Collected data entries
________

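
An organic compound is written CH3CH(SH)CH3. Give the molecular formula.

Atom tally by fragment:
  CH3 → C:1 H:3
  CH(SH) → C:1 H:2 S:1
  CH3 → C:1 H:3
Element totals:
  C: 3
  H: 8
  S: 1

C3H8S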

________

◆ Aim of the exercise:
Top to bottom, set down the entries above word for word.

◆ Result of this exercise:
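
An organic compound is written CH3CH(SH)CH3. Give the molecular formula.

Atom tally by fragment:
  CH3 → C:1 H:3
  CH(SH) → C:1 H:2 S:1
  CH3 → C:1 H:3
Element totals:
  C: 3
  H: 8
  S: 1

C3H8S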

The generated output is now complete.